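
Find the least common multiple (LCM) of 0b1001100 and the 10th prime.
Convert 0b1001100 (binary) → 64 + 8 + 4 = 76 (decimal)
Convert the 10th prime (prime index) → 29 (decimal)
Compute lcm(76, 29) = 2204
2204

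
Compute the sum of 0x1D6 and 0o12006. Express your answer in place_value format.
Convert 0x1D6 (hexadecimal) → 1×256 + 13×16 + 6 = 470 (decimal)
Convert 0o12006 (octal) → 1×4096 + 2×512 + 6 = 5126 (decimal)
Compute 470 + 5126 = 5596
Convert 5596 (decimal) → 5596 = 5×1000 + 5×100 + 9×10 + 6 → 5 thousands, 5 hundreds, 9 tens, 6 ones (place-value notation)
5 thousands, 5 hundreds, 9 tens, 6 ones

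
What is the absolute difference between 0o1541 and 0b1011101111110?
Convert 0o1541 (octal) → 1×512 + 5×64 + 4×8 + 1 = 865 (decimal)
Convert 0b1011101111110 (binary) → 4096 + 1024 + 512 + 256 + 64 + 32 + 16 + 8 + 4 + 2 = 6014 (decimal)
Compute |865 - 6014| = 5149
5149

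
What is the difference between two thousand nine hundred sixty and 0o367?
Convert two thousand nine hundred sixty (English words) → 2×1000 + 9×100 + 60 = 2960 (decimal)
Convert 0o367 (octal) → 3×64 + 6×8 + 7 = 247 (decimal)
Difference: |2960 - 247| = 2713
2713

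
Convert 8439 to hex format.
Convert 8439 (decimal) → 8439 = 2×4096 + 15×16 + 7 → 0x20F7 (hexadecimal)
0x20F7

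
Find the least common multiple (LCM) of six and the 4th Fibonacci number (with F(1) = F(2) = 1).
Convert six (English words) → 6 (decimal)
Convert the 4th Fibonacci number (with F(1) = F(2) = 1) (Fibonacci index) → 1, 1, 2, 3 → 3 (decimal)
Compute lcm(6, 3) = 6
6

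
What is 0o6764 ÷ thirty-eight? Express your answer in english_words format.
Convert 0o6764 (octal) → 6×512 + 7×64 + 6×8 + 4 = 3572 (decimal)
Convert thirty-eight (English words) → 38 (decimal)
Compute 3572 ÷ 38 = 94
Convert 94 (decimal) → ninety-four (English words)
ninety-four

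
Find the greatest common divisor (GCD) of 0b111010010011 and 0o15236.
Convert 0b111010010011 (binary) → 2048 + 1024 + 512 + 128 + 16 + 2 + 1 = 3731 (decimal)
Convert 0o15236 (octal) → 1×4096 + 5×512 + 2×64 + 3×8 + 6 = 6814 (decimal)
Compute gcd(3731, 6814) = 1
1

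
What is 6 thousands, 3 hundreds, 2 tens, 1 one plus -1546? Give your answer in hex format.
Convert 6 thousands, 3 hundreds, 2 tens, 1 one (place-value notation) → 6×1000 + 3×100 + 2×10 + 1 = 6321 (decimal)
Compute 6321 + -1546 = 4775
Convert 4775 (decimal) → 4775 = 1×4096 + 2×256 + 10×16 + 7 → 0x12A7 (hexadecimal)
0x12A7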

- _Work task_: From the records above, extract each line exactly as shown.

- _Task solution_:
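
Find the least common multiple (LCM) of 0b1001100 and the 10th prime.
Convert 0b1001100 (binary) → 64 + 8 + 4 = 76 (decimal)
Convert the 10th prime (prime index) → 29 (decimal)
Compute lcm(76, 29) = 2204
2204

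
Compute the sum of 0x1D6 and 0o12006. Express your answer in place_value format.
Convert 0x1D6 (hexadecimal) → 1×256 + 13×16 + 6 = 470 (decimal)
Convert 0o12006 (octal) → 1×4096 + 2×512 + 6 = 5126 (decimal)
Compute 470 + 5126 = 5596
Convert 5596 (decimal) → 5596 = 5×1000 + 5×100 + 9×10 + 6 → 5 thousands, 5 hundreds, 9 tens, 6 ones (place-value notation)
5 thousands, 5 hundreds, 9 tens, 6 ones

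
What is the absolute difference between 0o1541 and 0b1011101111110?
Convert 0o1541 (octal) → 1×512 + 5×64 + 4×8 + 1 = 865 (decimal)
Convert 0b1011101111110 (binary) → 4096 + 1024 + 512 + 256 + 64 + 32 + 16 + 8 + 4 + 2 = 6014 (decimal)
Compute |865 - 6014| = 5149
5149

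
What is the difference between two thousand nine hundred sixty and 0o367?
Convert two thousand nine hundred sixty (English words) → 2×1000 + 9×100 + 60 = 2960 (decimal)
Convert 0o367 (octal) → 3×64 + 6×8 + 7 = 247 (decimal)
Difference: |2960 - 247| = 2713
2713

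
Convert 8439 to hex format.
Convert 8439 (decimal) → 8439 = 2×4096 + 15×16 + 7 → 0x20F7 (hexadecimal)
0x20F7

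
Find the least common multiple (LCM) of six and the 4th Fibonacci number (with F(1) = F(2) = 1).
Convert six (English words) → 6 (decimal)
Convert the 4th Fibonacci number (with F(1) = F(2) = 1) (Fibonacci index) → 1, 1, 2, 3 → 3 (decimal)
Compute lcm(6, 3) = 6
6

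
What is 0o6764 ÷ thirty-eight? Express your answer in english_words format.
Convert 0o6764 (octal) → 6×512 + 7×64 + 6×8 + 4 = 3572 (decimal)
Convert thirty-eight (English words) → 38 (decimal)
Compute 3572 ÷ 38 = 94
Convert 94 (decimal) → ninety-four (English words)
ninety-four

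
Find the greatest common divisor (GCD) of 0b111010010011 and 0o15236.
Convert 0b111010010011 (binary) → 2048 + 1024 + 512 + 128 + 16 + 2 + 1 = 3731 (decimal)
Convert 0o15236 (octal) → 1×4096 + 5×512 + 2×64 + 3×8 + 6 = 6814 (decimal)
Compute gcd(3731, 6814) = 1
1

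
What is 6 thousands, 3 hundreds, 2 tens, 1 one plus -1546? Give your answer in hex format.
Convert 6 thousands, 3 hundreds, 2 tens, 1 one (place-value notation) → 6×1000 + 3×100 + 2×10 + 1 = 6321 (decimal)
Compute 6321 + -1546 = 4775
Convert 4775 (decimal) → 4775 = 1×4096 + 2×256 + 10×16 + 7 → 0x12A7 (hexadecimal)
0x12A7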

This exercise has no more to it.